'''

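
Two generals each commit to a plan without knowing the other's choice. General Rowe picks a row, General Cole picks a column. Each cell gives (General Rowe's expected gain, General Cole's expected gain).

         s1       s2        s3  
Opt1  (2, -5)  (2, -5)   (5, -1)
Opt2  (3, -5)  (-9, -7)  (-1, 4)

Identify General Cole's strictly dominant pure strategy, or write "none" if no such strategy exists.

s3 vs s1: Opt1: -1>-5, Opt2: 4>-5.
s3 vs s2: Opt1: -1>-5, Opt2: 4>-7.
s3 strictly beats every other strategy against every opponent action, so it is strictly dominant.

s3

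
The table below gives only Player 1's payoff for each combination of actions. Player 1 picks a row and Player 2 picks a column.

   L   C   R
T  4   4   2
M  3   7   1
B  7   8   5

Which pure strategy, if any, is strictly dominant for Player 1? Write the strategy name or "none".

B vs T: L: 7>4, C: 8>4, R: 5>2.
B vs M: L: 7>3, C: 8>7, R: 5>1.
B strictly beats every other strategy against every opponent action, so it is strictly dominant.

B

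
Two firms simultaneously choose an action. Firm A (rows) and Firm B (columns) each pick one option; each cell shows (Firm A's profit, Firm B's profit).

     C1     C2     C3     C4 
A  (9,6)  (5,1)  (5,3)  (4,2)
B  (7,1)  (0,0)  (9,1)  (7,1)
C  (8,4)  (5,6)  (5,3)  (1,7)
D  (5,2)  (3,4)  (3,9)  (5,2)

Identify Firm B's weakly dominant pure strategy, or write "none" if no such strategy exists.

none

C1 fails to dominate C2 at C (4<6).
C2 fails to dominate C1 at A (1<6).
C3 fails to dominate C1 at A (3<6).
C4 fails to dominate C1 at A (2<6).
No single strategy dominates all the others.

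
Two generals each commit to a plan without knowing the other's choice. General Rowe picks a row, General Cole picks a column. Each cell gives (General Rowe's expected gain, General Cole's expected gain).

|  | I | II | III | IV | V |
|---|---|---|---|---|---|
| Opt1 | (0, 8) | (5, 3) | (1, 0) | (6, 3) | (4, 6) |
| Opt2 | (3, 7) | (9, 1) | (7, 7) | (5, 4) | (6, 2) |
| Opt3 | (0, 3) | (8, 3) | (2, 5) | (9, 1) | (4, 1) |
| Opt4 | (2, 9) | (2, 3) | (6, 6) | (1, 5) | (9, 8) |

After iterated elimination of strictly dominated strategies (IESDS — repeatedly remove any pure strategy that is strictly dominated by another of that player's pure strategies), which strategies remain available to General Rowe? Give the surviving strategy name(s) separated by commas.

Opt2

General Cole's strategy IV is strictly dominated by I (Opt1: 8>3, Opt2: 7>4, Opt3: 3>1, Opt4: 9>5) and is removed.
Row Opt1 is eliminated: Opt2 beats it against every remaining column (I: 3>0, II: 9>5, III: 7>1, V: 6>4).
General Rowe's strategy Opt3 is strictly dominated by Opt2 (I: 3>0, II: 9>8, III: 7>2, V: 6>4) and is removed.
Column II is eliminated: I beats it against every remaining row (Opt2: 7>1, Opt4: 9>3).
For General Cole, I strictly dominates V on the remaining rows (Opt2: 7>2, Opt4: 9>8); eliminate V.
For General Rowe, Opt2 strictly dominates Opt4 on the remaining columns (I: 3>2, III: 7>6); eliminate Opt4.
Among the remaining strategies, none is strictly dominated by another pure strategy of the same player, so the elimination stops.
Surviving strategies — General Rowe: {Opt2}; General Cole: {I, III}.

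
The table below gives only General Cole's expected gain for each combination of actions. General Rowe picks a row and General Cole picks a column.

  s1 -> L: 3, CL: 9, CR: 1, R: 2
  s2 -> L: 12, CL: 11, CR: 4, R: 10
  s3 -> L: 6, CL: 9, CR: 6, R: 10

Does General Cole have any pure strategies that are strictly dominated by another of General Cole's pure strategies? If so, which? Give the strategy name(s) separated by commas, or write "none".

Nothing dominates L: CL at s2 (12>11); CR at s1 (3>1); R at s1 (3>2).
CL is not dominated — it holds its own against L at s1 (9>3); CR at s1 (9>1); R at s1 (9>2).
CR is strictly dominated by CL (s1: 9>1, s2: 11>4, s3: 9>6).
Nothing dominates R: L at s3 (10>6); CL at s3 (10>9); CR at s1 (2>1).

CR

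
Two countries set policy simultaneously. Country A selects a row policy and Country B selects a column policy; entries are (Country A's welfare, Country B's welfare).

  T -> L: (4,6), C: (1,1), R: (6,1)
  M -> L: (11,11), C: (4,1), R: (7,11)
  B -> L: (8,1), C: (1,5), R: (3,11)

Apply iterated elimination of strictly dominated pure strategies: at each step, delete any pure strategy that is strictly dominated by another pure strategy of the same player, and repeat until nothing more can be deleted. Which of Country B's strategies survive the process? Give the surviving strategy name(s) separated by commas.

L, R

Row T is eliminated: M beats it against every remaining column (L: 11>4, C: 4>1, R: 7>6).
For Country A, M strictly dominates B on the remaining columns (L: 11>8, C: 4>1, R: 7>3); eliminate B.
For Country B, L strictly dominates C on the remaining rows (M: 11>1); eliminate C.
Among the remaining strategies, none is strictly dominated by another pure strategy of the same player, so the elimination stops.
Surviving strategies — Country A: {M}; Country B: {L, R}.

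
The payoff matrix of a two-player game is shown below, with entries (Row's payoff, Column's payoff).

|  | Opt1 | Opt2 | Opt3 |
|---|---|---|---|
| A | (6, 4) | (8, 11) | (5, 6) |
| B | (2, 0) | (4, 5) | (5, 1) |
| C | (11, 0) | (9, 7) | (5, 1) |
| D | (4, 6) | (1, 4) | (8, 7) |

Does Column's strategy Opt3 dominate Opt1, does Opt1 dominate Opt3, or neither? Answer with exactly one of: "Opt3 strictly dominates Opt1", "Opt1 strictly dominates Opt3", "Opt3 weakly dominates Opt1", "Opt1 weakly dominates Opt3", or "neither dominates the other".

Opt3 strictly dominates Opt1

Opt3's payoffs vs Opt1's, by Row's action — A: 6>4, B: 1>0, C: 1>0, D: 7>6.
Every comparison favours Opt3, so Opt3 strictly dominates Opt1.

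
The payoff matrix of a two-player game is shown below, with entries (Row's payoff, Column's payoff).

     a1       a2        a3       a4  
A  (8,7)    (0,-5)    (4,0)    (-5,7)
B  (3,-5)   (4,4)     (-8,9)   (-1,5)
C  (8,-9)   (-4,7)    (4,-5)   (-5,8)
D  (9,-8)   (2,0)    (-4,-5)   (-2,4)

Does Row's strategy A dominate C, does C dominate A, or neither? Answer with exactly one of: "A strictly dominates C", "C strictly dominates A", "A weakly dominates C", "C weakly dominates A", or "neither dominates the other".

A's payoffs vs C's, by Column's action — a1: 8=8, a2: 0>-4, a3: 4=4, a4: -5=-5.
A is at least as good everywhere and strictly better somewhere (tied only at a1, a3, a4), so A weakly but not strictly dominates C.

A weakly dominates C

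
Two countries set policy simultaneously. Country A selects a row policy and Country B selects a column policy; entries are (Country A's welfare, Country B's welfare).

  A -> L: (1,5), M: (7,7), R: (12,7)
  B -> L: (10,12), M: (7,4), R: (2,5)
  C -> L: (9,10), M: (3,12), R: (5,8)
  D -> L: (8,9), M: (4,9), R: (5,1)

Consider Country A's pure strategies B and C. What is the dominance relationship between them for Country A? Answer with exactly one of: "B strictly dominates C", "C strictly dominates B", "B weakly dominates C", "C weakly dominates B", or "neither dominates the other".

B's payoffs vs C's, by Country B's action — L: 10>9, M: 7>3, R: 2<5.
B does better at L, M but worse at R; neither strategy dominates the other.

neither dominates the other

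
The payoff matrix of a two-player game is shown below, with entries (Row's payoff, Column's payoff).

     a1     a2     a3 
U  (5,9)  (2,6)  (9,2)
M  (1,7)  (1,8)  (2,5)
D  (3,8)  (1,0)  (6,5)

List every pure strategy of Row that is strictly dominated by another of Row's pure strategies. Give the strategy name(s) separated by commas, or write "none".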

'''

What you need to do ->
As the answer, set down only the lines from the data above between the one holding "Does General Cole" and the one holding "B -> L: (8,1), C: (1,5), R: (3,11)", inclusive, exactly as they read.

Response ->
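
Does General Cole have any pure strategies that are strictly dominated by another of General Cole's pure strategies? If so, which? Give the strategy name(s) separated by commas, or write "none".

Nothing dominates L: CL at s2 (12>11); CR at s1 (3>1); R at s1 (3>2).
CL is not dominated — it holds its own against L at s1 (9>3); CR at s1 (9>1); R at s1 (9>2).
CR is strictly dominated by CL (s1: 9>1, s2: 11>4, s3: 9>6).
Nothing dominates R: L at s3 (10>6); CL at s3 (10>9); CR at s1 (2>1).

CR

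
Two countries set policy simultaneously. Country A selects a row policy and Country B selects a column policy; entries are (Country A's welfare, Country B's welfare).

  T -> L: (4,6), C: (1,1), R: (6,1)
  M -> L: (11,11), C: (4,1), R: (7,11)
  B -> L: (8,1), C: (1,5), R: (3,11)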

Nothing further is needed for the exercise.